[SUPPLIED DATA]
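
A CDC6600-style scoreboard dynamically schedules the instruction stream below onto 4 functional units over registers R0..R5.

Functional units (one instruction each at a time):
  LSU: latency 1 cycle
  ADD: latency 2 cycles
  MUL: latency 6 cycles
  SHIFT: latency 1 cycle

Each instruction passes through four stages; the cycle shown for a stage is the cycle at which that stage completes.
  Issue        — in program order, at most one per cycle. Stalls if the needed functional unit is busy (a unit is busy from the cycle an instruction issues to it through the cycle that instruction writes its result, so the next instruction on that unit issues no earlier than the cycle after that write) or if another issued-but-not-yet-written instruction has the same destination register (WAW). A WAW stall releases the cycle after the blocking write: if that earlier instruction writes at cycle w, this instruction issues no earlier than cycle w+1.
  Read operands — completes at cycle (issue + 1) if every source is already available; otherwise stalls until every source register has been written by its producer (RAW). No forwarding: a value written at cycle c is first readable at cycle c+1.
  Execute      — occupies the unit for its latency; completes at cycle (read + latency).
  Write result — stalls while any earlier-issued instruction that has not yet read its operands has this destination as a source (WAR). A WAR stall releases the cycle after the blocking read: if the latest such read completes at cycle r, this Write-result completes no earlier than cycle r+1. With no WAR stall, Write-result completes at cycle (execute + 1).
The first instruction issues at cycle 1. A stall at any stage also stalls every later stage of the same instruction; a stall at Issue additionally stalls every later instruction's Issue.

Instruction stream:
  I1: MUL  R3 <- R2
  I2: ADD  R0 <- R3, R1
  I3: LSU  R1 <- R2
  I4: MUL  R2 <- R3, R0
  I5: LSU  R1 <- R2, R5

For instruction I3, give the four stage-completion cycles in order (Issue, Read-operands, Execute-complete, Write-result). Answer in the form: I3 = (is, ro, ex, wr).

I3 = (3, 4, 5, 11)

c1: I1 issues→MUL
c2: I1 reads, I2 issues→ADD
c3: I3 issues→LSU
c4: I3 reads
c5: I3 exec-done
c8: I1 exec-done
c9: I1 writes R3
c10: I2 reads, I4 issues→MUL
c11: I3 writes R1
c12: I2 exec-done, I5 issues→LSU
c13: I2 writes R0
c14: I4 reads
c20: I4 exec-done
c21: I4 writes R2
c22: I5 reads
c23: I5 exec-done
c24: I5 writes R1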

[WHAT YOU WILL DO]
Search the entries above for the word "every" and copy each line where it appears.

[ANSWER SECTION]
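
  Read operands — completes at cycle (issue + 1) if every source is already available; otherwise stalls until every source register has been written by its producer (RAW). No forwarding: a value written at cycle c is first readable at cycle c+1.
The first instruction issues at cycle 1. A stall at any stage also stalls every later stage of the same instruction; a stall at Issue additionally stalls every later instruction's Issue.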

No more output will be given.